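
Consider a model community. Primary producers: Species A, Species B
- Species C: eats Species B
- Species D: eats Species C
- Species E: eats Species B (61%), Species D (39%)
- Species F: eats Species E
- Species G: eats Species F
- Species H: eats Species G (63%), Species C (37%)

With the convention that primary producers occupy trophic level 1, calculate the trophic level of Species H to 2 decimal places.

4.75

Species C: 1 + 1 = 2
Species D: 1 + 2 = 3
Species E: 1 + (0.61×1 + 0.39×3) = 2.78
Species F: 1 + 2.78 = 3.78
Species G: 1 + 3.78 = 4.78
Species H: 1 + (0.63×4.78 + 0.37×2) = 4.7514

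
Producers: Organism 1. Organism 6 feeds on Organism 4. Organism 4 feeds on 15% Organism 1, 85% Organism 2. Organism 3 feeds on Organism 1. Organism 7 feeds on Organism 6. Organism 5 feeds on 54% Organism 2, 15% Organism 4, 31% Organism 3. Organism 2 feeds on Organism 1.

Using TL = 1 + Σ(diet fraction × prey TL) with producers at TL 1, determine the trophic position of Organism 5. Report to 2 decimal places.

Organism 2: 1 + 1 = 2
Organism 3: 1 + 1 = 2
Organism 4: 1 + (0.15×1 + 0.85×2) = 2.85
Organism 5: 1 + (0.54×2 + 0.15×2.85 + 0.31×2) = 3.1275
Organism 6: 1 + 2.85 = 3.85
Organism 7: 1 + 3.85 = 4.85

3.13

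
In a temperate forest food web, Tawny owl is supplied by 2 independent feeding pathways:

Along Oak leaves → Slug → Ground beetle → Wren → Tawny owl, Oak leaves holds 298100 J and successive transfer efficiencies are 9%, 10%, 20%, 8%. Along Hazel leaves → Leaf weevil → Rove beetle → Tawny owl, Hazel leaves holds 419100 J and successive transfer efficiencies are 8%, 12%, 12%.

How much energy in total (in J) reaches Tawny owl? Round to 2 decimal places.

Via Oak leaves: 298100 × 0.09 × 0.1 × 0.2 × 0.08 = 42.9264 J
Via Hazel leaves: 419100 × 0.08 × 0.12 × 0.12 = 482.8032 J
Total at Tawny owl: 42.9264 + 482.8032 = 525.7296 J

525.73 J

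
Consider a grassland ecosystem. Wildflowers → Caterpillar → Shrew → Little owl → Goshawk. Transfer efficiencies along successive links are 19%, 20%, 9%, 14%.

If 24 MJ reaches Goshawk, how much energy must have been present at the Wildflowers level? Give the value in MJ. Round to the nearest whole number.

Cumulative transfer efficiency: 0.19 × 0.2 × 0.09 × 0.14 = 0.0004788
Wildflowers energy = 24 / 0.0004788 = 50125 MJ

50125 MJ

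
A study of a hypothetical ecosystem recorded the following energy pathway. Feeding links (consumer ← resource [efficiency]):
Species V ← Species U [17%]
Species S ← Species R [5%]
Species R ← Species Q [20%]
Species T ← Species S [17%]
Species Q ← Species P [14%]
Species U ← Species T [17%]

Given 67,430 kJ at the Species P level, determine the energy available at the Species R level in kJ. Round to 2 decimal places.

Species Q: 67430 × 0.14 = 9440.2 kJ
Species R: 9440.2 × 0.2 = 1888.04 kJ

1888.04 kJ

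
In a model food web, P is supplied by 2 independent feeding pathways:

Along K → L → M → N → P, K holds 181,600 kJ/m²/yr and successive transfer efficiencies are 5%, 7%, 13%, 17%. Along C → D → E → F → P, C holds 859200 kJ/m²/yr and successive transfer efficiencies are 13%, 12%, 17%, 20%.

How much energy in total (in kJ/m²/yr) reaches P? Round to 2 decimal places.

469.77 kJ/m²/yr

Via K: 181600 × 0.05 × 0.07 × 0.13 × 0.17 = 14.04676 kJ/m²/yr
Via C: 859200 × 0.13 × 0.12 × 0.17 × 0.2 = 455.71968 kJ/m²/yr
Total at P: 14.04676 + 455.71968 = 469.76644 kJ/m²/yr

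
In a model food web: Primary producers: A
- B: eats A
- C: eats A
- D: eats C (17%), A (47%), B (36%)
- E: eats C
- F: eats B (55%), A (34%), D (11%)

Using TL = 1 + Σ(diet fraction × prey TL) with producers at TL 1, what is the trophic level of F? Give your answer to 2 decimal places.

2.72

B: 1 + 1 = 2
C: 1 + 1 = 2
D: 1 + (0.17×2 + 0.47×1 + 0.36×2) = 2.53
E: 1 + 2 = 3
F: 1 + (0.55×2 + 0.34×1 + 0.11×2.53) = 2.7183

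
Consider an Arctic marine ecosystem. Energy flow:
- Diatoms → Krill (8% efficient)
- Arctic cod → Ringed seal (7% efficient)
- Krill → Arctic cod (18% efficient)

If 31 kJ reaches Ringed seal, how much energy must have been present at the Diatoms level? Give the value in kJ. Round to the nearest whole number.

Cumulative transfer efficiency: 0.08 × 0.18 × 0.07 = 0.001008
Diatoms energy = 31 / 0.001008 = 30754 kJ

30754 kJ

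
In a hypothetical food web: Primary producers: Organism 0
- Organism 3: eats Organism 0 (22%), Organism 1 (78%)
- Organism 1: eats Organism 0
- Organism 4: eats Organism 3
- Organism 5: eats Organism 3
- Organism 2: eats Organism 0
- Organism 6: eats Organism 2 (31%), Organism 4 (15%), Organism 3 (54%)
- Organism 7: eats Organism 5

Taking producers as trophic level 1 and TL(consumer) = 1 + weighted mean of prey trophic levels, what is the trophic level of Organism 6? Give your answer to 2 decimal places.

Organism 1: 1 + 1 = 2
Organism 2: 1 + 1 = 2
Organism 3: 1 + (0.22×1 + 0.78×2) = 2.78
Organism 4: 1 + 2.78 = 3.78
Organism 5: 1 + 2.78 = 3.78
Organism 6: 1 + (0.31×2 + 0.15×3.78 + 0.54×2.78) = 3.6882
Organism 7: 1 + 3.78 = 4.78

3.69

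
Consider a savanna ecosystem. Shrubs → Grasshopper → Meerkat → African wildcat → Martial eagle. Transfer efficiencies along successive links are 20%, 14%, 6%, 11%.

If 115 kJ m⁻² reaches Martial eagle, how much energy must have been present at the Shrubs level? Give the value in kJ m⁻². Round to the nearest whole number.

622294 kJ m⁻²

Cumulative transfer efficiency: 0.2 × 0.14 × 0.06 × 0.11 = 0.0001848
Shrubs energy = 115 / 0.0001848 = 622294 kJ m⁻²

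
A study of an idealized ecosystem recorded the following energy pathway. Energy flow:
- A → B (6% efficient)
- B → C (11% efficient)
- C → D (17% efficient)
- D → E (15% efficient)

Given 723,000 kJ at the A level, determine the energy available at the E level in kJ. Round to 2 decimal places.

121.68 kJ

B: 723000 × 0.06 = 43380 kJ
C: 43380 × 0.11 = 4771.8 kJ
D: 4771.8 × 0.17 = 811.206 kJ
E: 811.206 × 0.15 = 121.6809 kJ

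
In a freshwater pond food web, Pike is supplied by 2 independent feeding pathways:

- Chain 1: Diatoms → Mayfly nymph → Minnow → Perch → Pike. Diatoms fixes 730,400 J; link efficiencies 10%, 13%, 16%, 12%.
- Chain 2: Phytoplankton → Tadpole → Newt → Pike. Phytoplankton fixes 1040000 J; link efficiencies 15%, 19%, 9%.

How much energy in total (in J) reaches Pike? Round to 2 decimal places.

Chain 1: 730400 × 0.1 × 0.13 × 0.16 × 0.12 = 182.30784 J
Chain 2: 1040000 × 0.15 × 0.19 × 0.09 = 2667.6 J
Total at Pike: 182.30784 + 2667.6 = 2849.90784 J

2849.91 J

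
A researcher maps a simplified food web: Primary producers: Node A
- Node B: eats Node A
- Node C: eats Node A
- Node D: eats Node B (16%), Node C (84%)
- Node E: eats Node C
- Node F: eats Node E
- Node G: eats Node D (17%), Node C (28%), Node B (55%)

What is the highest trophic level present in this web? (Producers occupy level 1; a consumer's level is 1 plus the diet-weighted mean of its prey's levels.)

Node B: 1 + 1 = 2
Node C: 1 + 1 = 2
Node D: 1 + (0.16×2 + 0.84×2) = 3
Node E: 1 + 2 = 3
Node F: 1 + 3 = 4
Node G: 1 + (0.17×3 + 0.28×2 + 0.55×2) = 3.17

4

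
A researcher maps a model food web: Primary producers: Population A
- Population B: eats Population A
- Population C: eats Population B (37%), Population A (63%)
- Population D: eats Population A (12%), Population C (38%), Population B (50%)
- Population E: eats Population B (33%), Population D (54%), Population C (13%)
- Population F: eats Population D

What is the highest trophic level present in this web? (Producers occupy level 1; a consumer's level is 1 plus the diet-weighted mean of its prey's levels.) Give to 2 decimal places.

4.02

Population B: 1 + 1 = 2
Population C: 1 + (0.37×2 + 0.63×1) = 2.37
Population D: 1 + (0.12×1 + 0.38×2.37 + 0.5×2) = 3.0206
Population E: 1 + (0.33×2 + 0.54×3.0206 + 0.13×2.37) = 3.599224
Population F: 1 + 3.0206 = 4.0206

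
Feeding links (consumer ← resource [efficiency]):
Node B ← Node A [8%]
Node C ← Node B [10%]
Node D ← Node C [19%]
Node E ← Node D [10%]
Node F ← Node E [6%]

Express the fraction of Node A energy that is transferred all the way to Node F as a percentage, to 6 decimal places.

Product of link efficiencies: 0.08 × 0.1 × 0.19 × 0.1 × 0.06 = 0.00000912
As a percentage: 0.00000912 × 100 = 0.000912%

0.000912%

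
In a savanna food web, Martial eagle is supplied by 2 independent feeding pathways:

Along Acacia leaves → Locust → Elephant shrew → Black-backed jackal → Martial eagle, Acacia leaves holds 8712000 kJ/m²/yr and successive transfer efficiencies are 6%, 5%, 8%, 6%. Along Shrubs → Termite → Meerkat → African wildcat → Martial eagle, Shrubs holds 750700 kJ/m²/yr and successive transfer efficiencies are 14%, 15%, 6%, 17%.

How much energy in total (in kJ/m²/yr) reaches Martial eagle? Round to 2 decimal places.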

# WHAT YOU SHOULD DO
Quote exactly the lines running from the start of the listing above through the line where "- Species G: eats Species F" is found, and output no other lines.

# RESULT FOR THIS TASK
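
Consider a model community. Primary producers: Species A, Species B
- Species C: eats Species B
- Species D: eats Species C
- Species E: eats Species B (61%), Species D (39%)
- Species F: eats Species E
- Species G: eats Species F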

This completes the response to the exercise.